Problem requirements —
In the entries below, find each line with the word "Answer" and return it.

[Material for this task]

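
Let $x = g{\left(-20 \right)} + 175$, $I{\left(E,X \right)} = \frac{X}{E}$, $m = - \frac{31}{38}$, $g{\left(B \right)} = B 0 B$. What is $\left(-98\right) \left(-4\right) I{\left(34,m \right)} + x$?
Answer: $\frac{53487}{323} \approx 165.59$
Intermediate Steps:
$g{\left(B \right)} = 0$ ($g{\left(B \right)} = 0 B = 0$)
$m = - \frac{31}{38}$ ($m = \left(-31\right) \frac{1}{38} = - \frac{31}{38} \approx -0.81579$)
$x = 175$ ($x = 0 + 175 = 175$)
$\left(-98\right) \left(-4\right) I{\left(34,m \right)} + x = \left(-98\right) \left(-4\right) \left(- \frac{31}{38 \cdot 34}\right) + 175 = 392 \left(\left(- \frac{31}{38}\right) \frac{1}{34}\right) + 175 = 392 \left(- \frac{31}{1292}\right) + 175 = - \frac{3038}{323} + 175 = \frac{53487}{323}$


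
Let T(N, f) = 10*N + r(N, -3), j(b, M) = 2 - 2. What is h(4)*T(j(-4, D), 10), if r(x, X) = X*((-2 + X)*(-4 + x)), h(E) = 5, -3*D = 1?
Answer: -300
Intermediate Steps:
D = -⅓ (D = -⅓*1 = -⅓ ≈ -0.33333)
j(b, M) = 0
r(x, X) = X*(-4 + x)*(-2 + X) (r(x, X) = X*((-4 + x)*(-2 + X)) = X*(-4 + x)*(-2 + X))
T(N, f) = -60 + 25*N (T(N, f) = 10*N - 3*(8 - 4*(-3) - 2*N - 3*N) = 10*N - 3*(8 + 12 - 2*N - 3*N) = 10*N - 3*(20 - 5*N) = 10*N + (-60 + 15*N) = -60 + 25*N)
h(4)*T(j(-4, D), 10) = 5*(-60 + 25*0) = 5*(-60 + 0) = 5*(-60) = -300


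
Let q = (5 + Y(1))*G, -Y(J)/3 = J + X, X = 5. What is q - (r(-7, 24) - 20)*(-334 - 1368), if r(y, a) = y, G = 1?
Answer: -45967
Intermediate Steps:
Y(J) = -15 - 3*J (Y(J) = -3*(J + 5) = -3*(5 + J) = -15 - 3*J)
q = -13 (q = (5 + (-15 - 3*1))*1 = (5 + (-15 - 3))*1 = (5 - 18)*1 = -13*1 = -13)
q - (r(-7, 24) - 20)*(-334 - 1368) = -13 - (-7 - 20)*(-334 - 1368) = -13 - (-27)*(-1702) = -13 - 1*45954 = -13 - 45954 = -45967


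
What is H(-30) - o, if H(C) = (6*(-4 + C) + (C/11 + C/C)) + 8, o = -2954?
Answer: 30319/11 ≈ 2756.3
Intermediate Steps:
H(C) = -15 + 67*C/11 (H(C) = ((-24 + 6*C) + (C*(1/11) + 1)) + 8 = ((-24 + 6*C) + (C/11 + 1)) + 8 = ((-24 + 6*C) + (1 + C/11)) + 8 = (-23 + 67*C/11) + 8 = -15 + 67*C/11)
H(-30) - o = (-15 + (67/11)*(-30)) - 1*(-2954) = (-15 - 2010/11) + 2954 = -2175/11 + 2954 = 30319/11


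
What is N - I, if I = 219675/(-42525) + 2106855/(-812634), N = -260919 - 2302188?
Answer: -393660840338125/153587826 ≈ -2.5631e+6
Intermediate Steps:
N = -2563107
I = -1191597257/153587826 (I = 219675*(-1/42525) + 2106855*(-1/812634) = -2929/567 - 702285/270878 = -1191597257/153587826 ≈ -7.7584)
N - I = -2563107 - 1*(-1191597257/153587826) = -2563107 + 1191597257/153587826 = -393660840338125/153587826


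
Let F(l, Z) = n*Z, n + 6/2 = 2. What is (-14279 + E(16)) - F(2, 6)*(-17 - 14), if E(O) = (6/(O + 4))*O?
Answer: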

[/Material for this task]

Your response —
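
Answer: $\frac{53487}{323} \approx 165.59$
Answer: -300
Answer: -45967
Answer: 30319/11 ≈ 2756.3
Answer: -393660840338125/153587826 ≈ -2.5631e+6
Answer: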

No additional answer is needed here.